What you need to do: Every line from the one containing "t=8: P2's op4 returns 23" to the one containing "The execution below involves 2 threads, thr0, thr1, operating" in the records below, both included, must be set down exactly, and no other line.

Record extracts:
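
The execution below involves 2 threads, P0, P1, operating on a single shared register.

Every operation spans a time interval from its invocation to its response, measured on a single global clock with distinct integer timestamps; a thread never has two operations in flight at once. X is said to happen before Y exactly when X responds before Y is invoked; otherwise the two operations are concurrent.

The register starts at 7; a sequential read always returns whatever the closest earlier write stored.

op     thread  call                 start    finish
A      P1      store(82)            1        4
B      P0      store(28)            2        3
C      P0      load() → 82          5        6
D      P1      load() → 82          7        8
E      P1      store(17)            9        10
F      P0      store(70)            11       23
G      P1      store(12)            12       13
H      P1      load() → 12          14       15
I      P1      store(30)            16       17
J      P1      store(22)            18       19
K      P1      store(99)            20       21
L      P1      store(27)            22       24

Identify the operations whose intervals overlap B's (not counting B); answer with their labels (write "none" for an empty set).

B spans [2,3]; an op avoiding the whole window 2..3 is ordered, any other is concurrent
A [1,4]: concurrent
C [5,6]: after
D [7,8]: after
E [9,10]: after
F [11,23]: after
G [12,13]: after
H [14,15]: after
I [16,17]: after
J [18,19]: after
K [20,21]: after
L [22,24]: after

A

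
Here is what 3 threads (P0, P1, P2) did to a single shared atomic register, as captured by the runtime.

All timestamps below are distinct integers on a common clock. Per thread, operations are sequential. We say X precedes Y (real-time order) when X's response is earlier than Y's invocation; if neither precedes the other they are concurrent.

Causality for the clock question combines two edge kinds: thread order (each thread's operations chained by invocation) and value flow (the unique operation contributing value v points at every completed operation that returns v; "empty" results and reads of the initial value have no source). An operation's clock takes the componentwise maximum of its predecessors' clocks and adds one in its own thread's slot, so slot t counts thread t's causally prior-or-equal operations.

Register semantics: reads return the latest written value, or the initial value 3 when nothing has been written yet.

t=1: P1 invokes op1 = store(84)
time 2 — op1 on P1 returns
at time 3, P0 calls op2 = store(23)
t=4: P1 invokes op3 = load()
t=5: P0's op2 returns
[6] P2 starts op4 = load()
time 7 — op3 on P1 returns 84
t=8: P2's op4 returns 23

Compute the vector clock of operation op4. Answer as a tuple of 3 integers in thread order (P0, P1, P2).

(1, 0, 1)

invoked at 1, op1 has no predecessors; its own P1 bump gives (0, 1, 0)
invoked at 3, op2 has no predecessors; its own P0 bump gives (1, 0, 0)
from VC(op1)=(0, 1, 0), op3 (invoked 4) maxes components and bumps P1 → (0, 2, 0)
from VC(op2)=(1, 0, 0), op4 (invoked 6) maxes components and bumps P2 → (1, 0, 1)
target: VC(op4) = (1, 0, 1)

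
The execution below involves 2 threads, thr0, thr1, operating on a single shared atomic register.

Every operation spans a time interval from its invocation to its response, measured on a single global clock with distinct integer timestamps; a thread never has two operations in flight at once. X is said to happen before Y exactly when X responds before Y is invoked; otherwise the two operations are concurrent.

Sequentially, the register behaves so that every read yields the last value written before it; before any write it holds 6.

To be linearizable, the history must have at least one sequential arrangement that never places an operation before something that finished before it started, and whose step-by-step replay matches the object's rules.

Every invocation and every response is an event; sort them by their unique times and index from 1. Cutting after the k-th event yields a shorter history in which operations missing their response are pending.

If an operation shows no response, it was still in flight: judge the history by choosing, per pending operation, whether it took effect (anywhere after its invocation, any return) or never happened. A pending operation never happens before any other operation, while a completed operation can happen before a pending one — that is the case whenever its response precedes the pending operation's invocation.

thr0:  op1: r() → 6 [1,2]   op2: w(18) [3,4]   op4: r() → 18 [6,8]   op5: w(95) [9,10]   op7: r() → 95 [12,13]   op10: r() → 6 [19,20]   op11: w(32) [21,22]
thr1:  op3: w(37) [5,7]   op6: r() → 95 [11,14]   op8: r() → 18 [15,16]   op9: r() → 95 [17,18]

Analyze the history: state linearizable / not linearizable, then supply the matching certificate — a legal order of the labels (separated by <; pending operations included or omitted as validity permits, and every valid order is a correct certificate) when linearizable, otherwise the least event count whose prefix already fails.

prefix check: 1..15 passes, 1..16 fails once op8's time-16 response joins
8 completed operations, 4 real-time-consistent orders — every atomic register replay fails
for example op1, op2, op3, op4, op5, op6, op7, op8 fails at step 4: op4 r() → 18 is not legal there
for example op1, op2, op3, op4, op5, op7, op6, op8 fails at step 4: op4 r() → 18 is not legal there

not linearizable — minimal violating prefix: 16 events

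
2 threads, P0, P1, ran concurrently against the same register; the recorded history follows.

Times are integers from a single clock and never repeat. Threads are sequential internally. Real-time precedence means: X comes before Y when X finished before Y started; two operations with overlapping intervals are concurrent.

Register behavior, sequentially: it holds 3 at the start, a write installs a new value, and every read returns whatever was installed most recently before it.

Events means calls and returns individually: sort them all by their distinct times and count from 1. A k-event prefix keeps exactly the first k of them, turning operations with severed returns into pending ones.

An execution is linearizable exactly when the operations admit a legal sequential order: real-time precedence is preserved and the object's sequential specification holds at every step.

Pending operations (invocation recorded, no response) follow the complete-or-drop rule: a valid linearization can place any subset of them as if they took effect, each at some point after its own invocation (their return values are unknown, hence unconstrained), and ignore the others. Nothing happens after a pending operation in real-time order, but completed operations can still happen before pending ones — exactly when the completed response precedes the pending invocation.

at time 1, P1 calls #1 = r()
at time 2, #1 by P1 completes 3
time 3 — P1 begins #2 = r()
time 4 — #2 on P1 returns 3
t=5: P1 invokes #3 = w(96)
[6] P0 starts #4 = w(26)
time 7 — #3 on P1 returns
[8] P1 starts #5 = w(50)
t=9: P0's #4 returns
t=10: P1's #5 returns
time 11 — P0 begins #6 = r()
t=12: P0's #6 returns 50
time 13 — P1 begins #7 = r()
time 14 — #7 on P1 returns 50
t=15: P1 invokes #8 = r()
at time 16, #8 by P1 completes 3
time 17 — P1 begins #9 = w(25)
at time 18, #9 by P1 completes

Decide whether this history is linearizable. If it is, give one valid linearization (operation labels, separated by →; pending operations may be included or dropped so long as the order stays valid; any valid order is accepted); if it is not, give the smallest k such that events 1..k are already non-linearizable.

not linearizable — minimal violating prefix: 16 events

events 1..15 are fine; event 16 — the response of #8 at time 16 — makes the prefix non-linearizable
the 8 completed operations admit 3 real-time orders; each fails the register replay
for example #1, #2, #3, #4, #5, #6, #7, #8 fails at step 8: #8 r() → 3 is not legal there
for example #1, #2, #3, #5, #4, #6, #7, #8 fails at step 6: #6 r() → 50 is not legal there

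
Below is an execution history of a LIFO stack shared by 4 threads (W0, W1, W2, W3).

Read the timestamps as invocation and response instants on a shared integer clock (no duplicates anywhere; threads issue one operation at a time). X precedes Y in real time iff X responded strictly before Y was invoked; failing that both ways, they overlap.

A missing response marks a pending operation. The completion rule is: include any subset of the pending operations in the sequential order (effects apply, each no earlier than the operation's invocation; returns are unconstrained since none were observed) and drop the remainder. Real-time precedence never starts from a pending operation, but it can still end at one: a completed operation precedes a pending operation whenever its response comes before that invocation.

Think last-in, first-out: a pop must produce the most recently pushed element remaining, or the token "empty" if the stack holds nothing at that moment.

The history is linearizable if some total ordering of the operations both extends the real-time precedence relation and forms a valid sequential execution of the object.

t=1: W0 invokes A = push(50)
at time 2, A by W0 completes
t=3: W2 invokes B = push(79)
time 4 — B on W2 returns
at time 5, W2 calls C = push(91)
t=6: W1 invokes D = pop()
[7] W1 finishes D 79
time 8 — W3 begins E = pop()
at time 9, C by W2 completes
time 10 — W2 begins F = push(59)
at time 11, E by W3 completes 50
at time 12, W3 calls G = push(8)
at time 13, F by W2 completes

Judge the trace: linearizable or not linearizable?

witness order: A, B, D, E, C, F
step 1: A push(50) — stack <50>
step 2: B push(79) — stack <50,79>
step 3: D pop() → 79 — stack <50>
step 4: E pop() → 50 — stack <>
step 5: C push(91) — stack <91>
step 6: F push(59) — stack <91,59>

linearizable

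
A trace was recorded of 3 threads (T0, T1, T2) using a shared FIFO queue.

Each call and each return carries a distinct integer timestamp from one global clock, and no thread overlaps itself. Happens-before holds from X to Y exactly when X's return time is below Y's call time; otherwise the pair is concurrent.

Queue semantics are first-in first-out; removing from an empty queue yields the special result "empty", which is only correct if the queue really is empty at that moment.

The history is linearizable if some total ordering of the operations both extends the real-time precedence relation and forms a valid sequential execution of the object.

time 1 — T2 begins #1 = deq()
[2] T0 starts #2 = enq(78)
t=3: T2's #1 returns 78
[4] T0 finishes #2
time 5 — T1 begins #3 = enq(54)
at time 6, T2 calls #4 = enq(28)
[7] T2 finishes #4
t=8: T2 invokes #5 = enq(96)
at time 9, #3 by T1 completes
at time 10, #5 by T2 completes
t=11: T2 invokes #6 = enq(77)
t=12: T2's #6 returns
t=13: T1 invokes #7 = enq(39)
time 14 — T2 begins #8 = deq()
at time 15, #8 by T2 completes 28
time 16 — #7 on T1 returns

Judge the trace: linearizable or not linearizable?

one valid linearization: #2, #1, #4, #3, #5, #6, #7, #8
1. #2 enq(78), leaving queue <78>
2. #1 deq() → 78, leaving queue <>
3. #4 enq(28), leaving queue <28>
4. #3 enq(54), leaving queue <28,54>
5. #5 enq(96), leaving queue <28,54,96>
6. #6 enq(77), leaving queue <28,54,96,77>
7. #7 enq(39), leaving queue <28,54,96,77,39>
8. #8 deq() → 28, leaving queue <54,96,77,39>

linearizable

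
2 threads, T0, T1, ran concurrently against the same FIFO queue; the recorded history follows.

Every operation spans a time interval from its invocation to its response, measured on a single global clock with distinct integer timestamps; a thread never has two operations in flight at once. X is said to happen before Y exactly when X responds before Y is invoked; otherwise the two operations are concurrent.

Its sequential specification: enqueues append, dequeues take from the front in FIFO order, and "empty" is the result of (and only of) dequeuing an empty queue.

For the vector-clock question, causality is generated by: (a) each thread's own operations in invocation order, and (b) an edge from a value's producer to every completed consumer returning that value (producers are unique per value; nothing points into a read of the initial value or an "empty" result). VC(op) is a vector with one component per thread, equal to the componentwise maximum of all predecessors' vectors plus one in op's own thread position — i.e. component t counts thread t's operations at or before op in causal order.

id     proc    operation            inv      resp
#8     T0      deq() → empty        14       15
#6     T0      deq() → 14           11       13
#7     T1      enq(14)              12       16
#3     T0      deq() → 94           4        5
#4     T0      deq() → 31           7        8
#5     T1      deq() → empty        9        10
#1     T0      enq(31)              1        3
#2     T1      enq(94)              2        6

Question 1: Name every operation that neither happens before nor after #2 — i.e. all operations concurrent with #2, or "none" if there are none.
#1, #3

#2 runs from 2 to 6; window-overlapping ops are concurrent
#1 [1,3]: concurrent
#3 [4,5]: concurrent
#4 [7,8]: after
#5 [9,10]: after
#6 [11,13]: after
#7 [12,16]: after
#8 [14,15]: after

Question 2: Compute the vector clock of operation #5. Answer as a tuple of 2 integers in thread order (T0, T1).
(0, 2)

invoked at 2, #2 has no predecessors; its own T1 bump gives (0, 1)
invoked at 1, #1 has no predecessors; its own T0 bump gives (1, 0)
#5 (invocation 9): componentwise max over VC(#2)=(0, 1), +1 at T1, giving (0, 2)
#7 (invocation 12): componentwise max over VC(#5)=(0, 2), +1 at T1, giving (0, 3)
#3 (invocation 4): componentwise max over VC(#1)=(1, 0), VC(#2)=(0, 1), +1 at T0, giving (2, 1)
#4 (invocation 7): componentwise max over VC(#1)=(1, 0), VC(#3)=(2, 1), +1 at T0, giving (3, 1)
#6 (invocation 11): componentwise max over VC(#4)=(3, 1), VC(#7)=(0, 3), +1 at T0, giving (4, 3)
#8 (invocation 14): componentwise max over VC(#6)=(4, 3), +1 at T0, giving (5, 3)
target: VC(#5) = (0, 2)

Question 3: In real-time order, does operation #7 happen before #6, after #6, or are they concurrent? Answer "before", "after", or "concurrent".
concurrent

#7 spans [12,16], #6 spans [11,13]
the intervals overlap in both directions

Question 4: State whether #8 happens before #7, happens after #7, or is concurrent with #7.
concurrent

#8 spans [14,15], #7 spans [12,16]
the intervals overlap in both directions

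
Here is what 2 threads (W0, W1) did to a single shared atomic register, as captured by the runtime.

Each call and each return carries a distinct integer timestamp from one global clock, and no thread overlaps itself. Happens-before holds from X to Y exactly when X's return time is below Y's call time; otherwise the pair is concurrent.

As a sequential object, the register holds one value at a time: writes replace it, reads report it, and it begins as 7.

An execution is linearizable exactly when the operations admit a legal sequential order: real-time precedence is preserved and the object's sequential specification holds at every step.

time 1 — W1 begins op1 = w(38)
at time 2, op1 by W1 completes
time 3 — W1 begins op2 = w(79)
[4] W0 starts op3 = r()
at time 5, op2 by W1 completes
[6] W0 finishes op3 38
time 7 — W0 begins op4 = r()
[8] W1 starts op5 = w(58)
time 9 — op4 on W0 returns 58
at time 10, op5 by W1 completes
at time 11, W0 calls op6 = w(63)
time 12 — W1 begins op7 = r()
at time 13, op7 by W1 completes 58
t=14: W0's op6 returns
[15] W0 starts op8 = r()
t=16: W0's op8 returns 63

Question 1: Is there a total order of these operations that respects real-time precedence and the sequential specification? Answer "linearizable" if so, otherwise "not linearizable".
linearizable

a witness: op1, op3, op2, op5, op4, op7, op6, op8
after step 1 (op1 w(38)): value 38
after step 2 (op3 r() → 38): value 38
after step 3 (op2 w(79)): value 79
after step 4 (op5 w(58)): value 58
after step 5 (op4 r() → 58): value 58
after step 6 (op7 r() → 58): value 58
after step 7 (op6 w(63)): value 63
after step 8 (op8 r() → 63): value 63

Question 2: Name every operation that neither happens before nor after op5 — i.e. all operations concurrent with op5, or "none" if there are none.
Answer: op4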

Solution to the exercise:
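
t=8: P2's op4 returns 23

Compute the vector clock of operation op4. Answer as a tuple of 3 integers in thread order (P0, P1, P2).

(1, 0, 1)

invoked at 1, op1 has no predecessors; its own P1 bump gives (0, 1, 0)
invoked at 3, op2 has no predecessors; its own P0 bump gives (1, 0, 0)
from VC(op1)=(0, 1, 0), op3 (invoked 4) maxes components and bumps P1 → (0, 2, 0)
from VC(op2)=(1, 0, 0), op4 (invoked 6) maxes components and bumps P2 → (1, 0, 1)
target: VC(op4) = (1, 0, 1)

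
The execution below involves 2 threads, thr0, thr1, operating on a single shared atomic register.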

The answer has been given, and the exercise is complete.